WHAT YOU WILL DO — Return the complete listing that follows, with each line reproduced exactly.

MATERIAL SUPPLIED —
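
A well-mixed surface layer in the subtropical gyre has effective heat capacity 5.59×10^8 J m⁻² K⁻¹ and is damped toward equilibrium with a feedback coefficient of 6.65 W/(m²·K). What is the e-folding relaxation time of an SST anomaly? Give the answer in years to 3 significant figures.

Areal heat capacity C = 5.59×10^8 J m⁻² K⁻¹ (given).
Relaxation time τ = C / λ = 5.59×10^8 / 6.65 = 8.41×10^7 s.
In years: 8.41×10^7 s / (3.156×10^7 s/year) = 2.66 years.

2.66 years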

ANSWER SPACE —
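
A well-mixed surface layer in the subtropical gyre has effective heat capacity 5.59×10^8 J m⁻² K⁻¹ and is damped toward equilibrium with a feedback coefficient of 6.65 W/(m²·K). What is the e-folding relaxation time of an SST anomaly? Give the answer in years to 3 significant figures.

Areal heat capacity C = 5.59×10^8 J m⁻² K⁻¹ (given).
Relaxation time τ = C / λ = 5.59×10^8 / 6.65 = 8.41×10^7 s.
In years: 8.41×10^7 s / (3.156×10^7 s/year) = 2.66 years.

2.66 years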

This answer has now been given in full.